----- Records to process -----

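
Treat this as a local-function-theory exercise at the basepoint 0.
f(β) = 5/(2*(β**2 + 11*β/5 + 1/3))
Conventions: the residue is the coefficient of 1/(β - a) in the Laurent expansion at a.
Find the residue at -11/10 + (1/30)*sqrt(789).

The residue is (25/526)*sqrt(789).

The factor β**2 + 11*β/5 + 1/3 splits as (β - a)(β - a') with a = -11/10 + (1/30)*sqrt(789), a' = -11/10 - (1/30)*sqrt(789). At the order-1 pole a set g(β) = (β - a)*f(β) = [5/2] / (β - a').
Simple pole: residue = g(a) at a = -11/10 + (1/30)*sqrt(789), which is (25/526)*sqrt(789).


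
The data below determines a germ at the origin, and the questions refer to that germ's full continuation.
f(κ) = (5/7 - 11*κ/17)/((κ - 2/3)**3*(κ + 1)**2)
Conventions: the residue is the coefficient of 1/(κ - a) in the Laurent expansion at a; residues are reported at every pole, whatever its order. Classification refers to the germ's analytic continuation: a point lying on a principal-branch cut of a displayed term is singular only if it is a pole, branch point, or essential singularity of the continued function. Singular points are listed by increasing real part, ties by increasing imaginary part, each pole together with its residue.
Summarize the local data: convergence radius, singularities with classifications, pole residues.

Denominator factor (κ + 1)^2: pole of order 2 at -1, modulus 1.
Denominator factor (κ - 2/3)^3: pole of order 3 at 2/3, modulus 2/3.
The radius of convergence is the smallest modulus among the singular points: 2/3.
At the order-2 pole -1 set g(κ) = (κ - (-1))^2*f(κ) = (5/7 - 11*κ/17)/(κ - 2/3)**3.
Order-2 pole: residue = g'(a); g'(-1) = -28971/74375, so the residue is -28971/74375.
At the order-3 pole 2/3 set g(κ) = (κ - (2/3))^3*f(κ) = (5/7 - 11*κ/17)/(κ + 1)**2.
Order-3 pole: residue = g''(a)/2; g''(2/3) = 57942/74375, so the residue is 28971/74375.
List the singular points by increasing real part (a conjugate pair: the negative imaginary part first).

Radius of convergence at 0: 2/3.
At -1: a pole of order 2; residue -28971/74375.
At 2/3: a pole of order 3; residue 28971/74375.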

-----

= The task =
Give back, verbatim, the lines from the top of the entries above through the line containing "Conventions: the residue is the coefficient of 1/(β".

= Written answer =
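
Treat this as a local-function-theory exercise at the basepoint 0.
f(β) = 5/(2*(β**2 + 11*β/5 + 1/3))
Conventions: the residue is the coefficient of 1/(β - a) in the Laurent expansion at a.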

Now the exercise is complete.